__Instructions to follow__. All entries must be given again exactly as written.

>>

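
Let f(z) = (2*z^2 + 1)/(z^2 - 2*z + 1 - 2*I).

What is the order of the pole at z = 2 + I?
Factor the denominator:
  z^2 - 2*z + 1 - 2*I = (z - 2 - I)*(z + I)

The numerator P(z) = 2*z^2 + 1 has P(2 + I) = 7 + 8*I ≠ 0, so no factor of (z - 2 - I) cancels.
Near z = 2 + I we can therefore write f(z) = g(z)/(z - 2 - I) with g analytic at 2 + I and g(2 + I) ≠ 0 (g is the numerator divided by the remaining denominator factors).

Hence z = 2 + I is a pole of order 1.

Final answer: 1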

<<

__Response below__.
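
Let f(z) = (2*z^2 + 1)/(z^2 - 2*z + 1 - 2*I).

What is the order of the pole at z = 2 + I?
Factor the denominator:
  z^2 - 2*z + 1 - 2*I = (z - 2 - I)*(z + I)

The numerator P(z) = 2*z^2 + 1 has P(2 + I) = 7 + 8*I ≠ 0, so no factor of (z - 2 - I) cancels.
Near z = 2 + I we can therefore write f(z) = g(z)/(z - 2 - I) with g analytic at 2 + I and g(2 + I) ≠ 0 (g is the numerator divided by the remaining denominator factors).

Hence z = 2 + I is a pole of order 1.

Final answer: 1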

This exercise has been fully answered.